* PROVIDED INFORMATION *
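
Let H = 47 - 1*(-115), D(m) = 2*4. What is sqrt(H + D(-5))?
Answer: sqrt(170) ≈ 13.038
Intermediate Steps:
D(m) = 8
H = 162 (H = 47 + 115 = 162)
sqrt(H + D(-5)) = sqrt(162 + 8) = sqrt(170)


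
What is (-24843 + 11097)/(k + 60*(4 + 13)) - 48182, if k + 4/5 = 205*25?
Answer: -1480267952/30721 ≈ -48184.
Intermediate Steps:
k = 25621/5 (k = -4/5 + 205*25 = -4/5 + 5125 = 25621/5 ≈ 5124.2)
(-24843 + 11097)/(k + 60*(4 + 13)) - 48182 = (-24843 + 11097)/(25621/5 + 60*(4 + 13)) - 48182 = -13746/(25621/5 + 60*17) - 48182 = -13746/(25621/5 + 1020) - 48182 = -13746/30721/5 - 48182 = -13746*5/30721 - 48182 = -68730/30721 - 48182 = -1480267952/30721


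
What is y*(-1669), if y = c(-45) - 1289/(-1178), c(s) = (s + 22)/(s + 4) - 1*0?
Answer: -133424867/48298 ≈ -2762.5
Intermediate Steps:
c(s) = (22 + s)/(4 + s) (c(s) = (22 + s)/(4 + s) + 0 = (22 + s)/(4 + s))
y = 79943/48298 (y = (22 - 45)/(4 - 45) - 1289/(-1178) = -23/(-41) - 1289*(-1)/1178 = -1/41*(-23) - 1*(-1289/1178) = 23/41 + 1289/1178 = 79943/48298 ≈ 1.6552)
y*(-1669) = (79943/48298)*(-1669) = -133424867/48298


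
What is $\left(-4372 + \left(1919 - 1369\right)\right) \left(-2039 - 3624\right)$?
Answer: $21643986$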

* TASK REQUIREMENTS *
Report all lines above with "What".

* ANSWER BOX *
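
Let H = 47 - 1*(-115), D(m) = 2*4. What is sqrt(H + D(-5))?
What is (-24843 + 11097)/(k + 60*(4 + 13)) - 48182, if k + 4/5 = 205*25?
What is y*(-1669), if y = c(-45) - 1289/(-1178), c(s) = (s + 22)/(s + 4) - 1*0?
What is $\left(-4372 + \left(1919 - 1369\right)\right) \left(-2039 - 3624\right)$?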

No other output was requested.